■ **ASSIGNMENT**
Without changing a single word, restate the entries below.

■ **EXTRACTED ENTRIES**
____

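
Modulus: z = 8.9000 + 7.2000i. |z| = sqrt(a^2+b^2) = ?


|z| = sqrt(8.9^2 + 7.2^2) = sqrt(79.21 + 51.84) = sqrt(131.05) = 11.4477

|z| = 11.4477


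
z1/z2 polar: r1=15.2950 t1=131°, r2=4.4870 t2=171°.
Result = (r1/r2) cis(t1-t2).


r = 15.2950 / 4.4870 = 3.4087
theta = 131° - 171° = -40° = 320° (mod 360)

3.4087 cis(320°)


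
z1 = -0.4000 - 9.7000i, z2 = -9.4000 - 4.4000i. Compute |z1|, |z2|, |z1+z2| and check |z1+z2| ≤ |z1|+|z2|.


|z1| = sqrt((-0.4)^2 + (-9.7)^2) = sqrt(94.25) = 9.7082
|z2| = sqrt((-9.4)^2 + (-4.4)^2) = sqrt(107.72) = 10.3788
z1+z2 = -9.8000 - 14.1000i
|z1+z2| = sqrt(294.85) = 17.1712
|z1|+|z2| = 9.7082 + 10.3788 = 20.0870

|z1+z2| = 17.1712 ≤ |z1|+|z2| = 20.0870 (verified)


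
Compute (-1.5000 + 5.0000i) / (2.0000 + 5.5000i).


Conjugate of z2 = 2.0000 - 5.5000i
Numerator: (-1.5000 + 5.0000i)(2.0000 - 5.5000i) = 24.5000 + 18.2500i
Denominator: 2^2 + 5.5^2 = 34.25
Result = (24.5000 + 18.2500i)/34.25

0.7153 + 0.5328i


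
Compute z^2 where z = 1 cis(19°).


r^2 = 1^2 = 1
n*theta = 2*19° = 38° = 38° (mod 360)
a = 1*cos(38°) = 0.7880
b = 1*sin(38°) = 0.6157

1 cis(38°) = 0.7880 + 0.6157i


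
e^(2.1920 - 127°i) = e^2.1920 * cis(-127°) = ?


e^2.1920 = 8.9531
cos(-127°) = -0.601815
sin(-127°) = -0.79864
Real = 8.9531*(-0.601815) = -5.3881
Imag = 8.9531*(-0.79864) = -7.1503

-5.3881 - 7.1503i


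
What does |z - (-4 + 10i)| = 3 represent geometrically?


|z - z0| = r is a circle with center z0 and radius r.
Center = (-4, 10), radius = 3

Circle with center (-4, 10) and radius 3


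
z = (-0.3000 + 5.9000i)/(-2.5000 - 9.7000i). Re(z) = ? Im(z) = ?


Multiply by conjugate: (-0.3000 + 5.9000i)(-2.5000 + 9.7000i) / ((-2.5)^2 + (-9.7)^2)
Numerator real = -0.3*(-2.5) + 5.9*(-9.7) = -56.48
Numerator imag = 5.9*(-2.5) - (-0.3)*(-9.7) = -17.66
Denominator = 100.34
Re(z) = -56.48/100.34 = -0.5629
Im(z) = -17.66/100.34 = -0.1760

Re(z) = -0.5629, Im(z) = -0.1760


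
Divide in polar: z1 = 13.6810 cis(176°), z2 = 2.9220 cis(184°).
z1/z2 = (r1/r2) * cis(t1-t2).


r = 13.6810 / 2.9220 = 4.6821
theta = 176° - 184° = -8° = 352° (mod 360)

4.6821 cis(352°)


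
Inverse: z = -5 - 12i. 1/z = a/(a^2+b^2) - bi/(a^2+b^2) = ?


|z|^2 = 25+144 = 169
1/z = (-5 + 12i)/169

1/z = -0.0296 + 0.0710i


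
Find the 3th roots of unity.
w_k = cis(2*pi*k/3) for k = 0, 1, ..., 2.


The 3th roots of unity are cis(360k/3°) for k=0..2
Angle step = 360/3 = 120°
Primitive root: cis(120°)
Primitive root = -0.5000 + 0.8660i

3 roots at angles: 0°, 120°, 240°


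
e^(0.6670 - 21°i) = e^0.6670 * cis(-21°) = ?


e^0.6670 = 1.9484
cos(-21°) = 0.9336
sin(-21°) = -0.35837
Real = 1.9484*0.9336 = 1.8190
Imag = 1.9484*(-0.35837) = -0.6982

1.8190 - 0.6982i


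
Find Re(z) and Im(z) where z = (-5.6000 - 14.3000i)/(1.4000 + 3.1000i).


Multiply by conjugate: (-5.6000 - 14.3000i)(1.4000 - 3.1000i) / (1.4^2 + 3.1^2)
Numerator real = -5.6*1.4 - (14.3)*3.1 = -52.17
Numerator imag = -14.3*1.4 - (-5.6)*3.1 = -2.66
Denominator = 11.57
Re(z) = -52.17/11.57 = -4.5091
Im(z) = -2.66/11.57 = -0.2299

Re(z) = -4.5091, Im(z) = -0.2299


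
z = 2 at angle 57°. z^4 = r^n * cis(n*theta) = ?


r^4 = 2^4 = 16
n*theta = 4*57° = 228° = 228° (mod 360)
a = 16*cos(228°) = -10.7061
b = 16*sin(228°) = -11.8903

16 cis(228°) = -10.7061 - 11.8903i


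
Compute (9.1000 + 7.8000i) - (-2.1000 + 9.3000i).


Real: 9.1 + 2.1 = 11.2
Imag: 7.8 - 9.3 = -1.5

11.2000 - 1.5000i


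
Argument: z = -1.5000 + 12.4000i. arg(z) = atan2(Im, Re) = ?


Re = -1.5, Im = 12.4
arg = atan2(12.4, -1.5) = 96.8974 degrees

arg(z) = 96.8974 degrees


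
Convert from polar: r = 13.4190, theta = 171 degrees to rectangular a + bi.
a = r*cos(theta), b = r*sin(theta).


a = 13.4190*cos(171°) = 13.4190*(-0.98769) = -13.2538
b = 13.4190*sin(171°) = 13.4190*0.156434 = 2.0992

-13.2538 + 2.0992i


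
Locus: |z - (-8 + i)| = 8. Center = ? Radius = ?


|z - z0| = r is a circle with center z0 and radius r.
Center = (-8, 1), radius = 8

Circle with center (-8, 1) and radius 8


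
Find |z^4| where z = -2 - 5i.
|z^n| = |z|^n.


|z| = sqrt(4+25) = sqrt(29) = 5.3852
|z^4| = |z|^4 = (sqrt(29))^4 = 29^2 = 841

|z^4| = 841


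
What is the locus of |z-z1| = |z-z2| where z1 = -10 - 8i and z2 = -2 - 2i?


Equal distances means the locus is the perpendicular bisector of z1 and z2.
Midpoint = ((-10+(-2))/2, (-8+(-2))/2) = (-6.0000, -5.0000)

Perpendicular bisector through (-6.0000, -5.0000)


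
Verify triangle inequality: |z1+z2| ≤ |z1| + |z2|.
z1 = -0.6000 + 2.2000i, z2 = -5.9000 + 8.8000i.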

____

■ **RESPONSE**
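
Modulus: z = 8.9000 + 7.2000i. |z| = sqrt(a^2+b^2) = ?


|z| = sqrt(8.9^2 + 7.2^2) = sqrt(79.21 + 51.84) = sqrt(131.05) = 11.4477

|z| = 11.4477


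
z1/z2 polar: r1=15.2950 t1=131°, r2=4.4870 t2=171°.
Result = (r1/r2) cis(t1-t2).


r = 15.2950 / 4.4870 = 3.4087
theta = 131° - 171° = -40° = 320° (mod 360)

3.4087 cis(320°)


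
z1 = -0.4000 - 9.7000i, z2 = -9.4000 - 4.4000i. Compute |z1|, |z2|, |z1+z2| and check |z1+z2| ≤ |z1|+|z2|.


|z1| = sqrt((-0.4)^2 + (-9.7)^2) = sqrt(94.25) = 9.7082
|z2| = sqrt((-9.4)^2 + (-4.4)^2) = sqrt(107.72) = 10.3788
z1+z2 = -9.8000 - 14.1000i
|z1+z2| = sqrt(294.85) = 17.1712
|z1|+|z2| = 9.7082 + 10.3788 = 20.0870

|z1+z2| = 17.1712 ≤ |z1|+|z2| = 20.0870 (verified)


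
Compute (-1.5000 + 5.0000i) / (2.0000 + 5.5000i).


Conjugate of z2 = 2.0000 - 5.5000i
Numerator: (-1.5000 + 5.0000i)(2.0000 - 5.5000i) = 24.5000 + 18.2500i
Denominator: 2^2 + 5.5^2 = 34.25
Result = (24.5000 + 18.2500i)/34.25

0.7153 + 0.5328i


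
Compute z^2 where z = 1 cis(19°).


r^2 = 1^2 = 1
n*theta = 2*19° = 38° = 38° (mod 360)
a = 1*cos(38°) = 0.7880
b = 1*sin(38°) = 0.6157

1 cis(38°) = 0.7880 + 0.6157i


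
e^(2.1920 - 127°i) = e^2.1920 * cis(-127°) = ?


e^2.1920 = 8.9531
cos(-127°) = -0.601815
sin(-127°) = -0.79864
Real = 8.9531*(-0.601815) = -5.3881
Imag = 8.9531*(-0.79864) = -7.1503

-5.3881 - 7.1503i


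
What does |z - (-4 + 10i)| = 3 represent geometrically?


|z - z0| = r is a circle with center z0 and radius r.
Center = (-4, 10), radius = 3

Circle with center (-4, 10) and radius 3


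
z = (-0.3000 + 5.9000i)/(-2.5000 - 9.7000i). Re(z) = ? Im(z) = ?


Multiply by conjugate: (-0.3000 + 5.9000i)(-2.5000 + 9.7000i) / ((-2.5)^2 + (-9.7)^2)
Numerator real = -0.3*(-2.5) + 5.9*(-9.7) = -56.48
Numerator imag = 5.9*(-2.5) - (-0.3)*(-9.7) = -17.66
Denominator = 100.34
Re(z) = -56.48/100.34 = -0.5629
Im(z) = -17.66/100.34 = -0.1760

Re(z) = -0.5629, Im(z) = -0.1760


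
Divide in polar: z1 = 13.6810 cis(176°), z2 = 2.9220 cis(184°).
z1/z2 = (r1/r2) * cis(t1-t2).


r = 13.6810 / 2.9220 = 4.6821
theta = 176° - 184° = -8° = 352° (mod 360)

4.6821 cis(352°)


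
Inverse: z = -5 - 12i. 1/z = a/(a^2+b^2) - bi/(a^2+b^2) = ?


|z|^2 = 25+144 = 169
1/z = (-5 + 12i)/169

1/z = -0.0296 + 0.0710i


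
Find the 3th roots of unity.
w_k = cis(2*pi*k/3) for k = 0, 1, ..., 2.


The 3th roots of unity are cis(360k/3°) for k=0..2
Angle step = 360/3 = 120°
Primitive root: cis(120°)
Primitive root = -0.5000 + 0.8660i

3 roots at angles: 0°, 120°, 240°


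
e^(0.6670 - 21°i) = e^0.6670 * cis(-21°) = ?


e^0.6670 = 1.9484
cos(-21°) = 0.9336
sin(-21°) = -0.35837
Real = 1.9484*0.9336 = 1.8190
Imag = 1.9484*(-0.35837) = -0.6982

1.8190 - 0.6982i


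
Find Re(z) and Im(z) where z = (-5.6000 - 14.3000i)/(1.4000 + 3.1000i).


Multiply by conjugate: (-5.6000 - 14.3000i)(1.4000 - 3.1000i) / (1.4^2 + 3.1^2)
Numerator real = -5.6*1.4 - (14.3)*3.1 = -52.17
Numerator imag = -14.3*1.4 - (-5.6)*3.1 = -2.66
Denominator = 11.57
Re(z) = -52.17/11.57 = -4.5091
Im(z) = -2.66/11.57 = -0.2299

Re(z) = -4.5091, Im(z) = -0.2299


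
z = 2 at angle 57°. z^4 = r^n * cis(n*theta) = ?


r^4 = 2^4 = 16
n*theta = 4*57° = 228° = 228° (mod 360)
a = 16*cos(228°) = -10.7061
b = 16*sin(228°) = -11.8903

16 cis(228°) = -10.7061 - 11.8903i


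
Compute (9.1000 + 7.8000i) - (-2.1000 + 9.3000i).


Real: 9.1 + 2.1 = 11.2
Imag: 7.8 - 9.3 = -1.5

11.2000 - 1.5000i


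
Argument: z = -1.5000 + 12.4000i. arg(z) = atan2(Im, Re) = ?


Re = -1.5, Im = 12.4
arg = atan2(12.4, -1.5) = 96.8974 degrees

arg(z) = 96.8974 degrees


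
Convert from polar: r = 13.4190, theta = 171 degrees to rectangular a + bi.
a = r*cos(theta), b = r*sin(theta).


a = 13.4190*cos(171°) = 13.4190*(-0.98769) = -13.2538
b = 13.4190*sin(171°) = 13.4190*0.156434 = 2.0992

-13.2538 + 2.0992i


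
Locus: |z - (-8 + i)| = 8. Center = ? Radius = ?


|z - z0| = r is a circle with center z0 and radius r.
Center = (-8, 1), radius = 8

Circle with center (-8, 1) and radius 8


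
Find |z^4| where z = -2 - 5i.
|z^n| = |z|^n.


|z| = sqrt(4+25) = sqrt(29) = 5.3852
|z^4| = |z|^4 = (sqrt(29))^4 = 29^2 = 841

|z^4| = 841


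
What is the locus of |z-z1| = |z-z2| where z1 = -10 - 8i and z2 = -2 - 2i?


Equal distances means the locus is the perpendicular bisector of z1 and z2.
Midpoint = ((-10+(-2))/2, (-8+(-2))/2) = (-6.0000, -5.0000)

Perpendicular bisector through (-6.0000, -5.0000)


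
Verify triangle inequality: |z1+z2| ≤ |z1| + |z2|.
z1 = -0.6000 + 2.2000i, z2 = -5.9000 + 8.8000i.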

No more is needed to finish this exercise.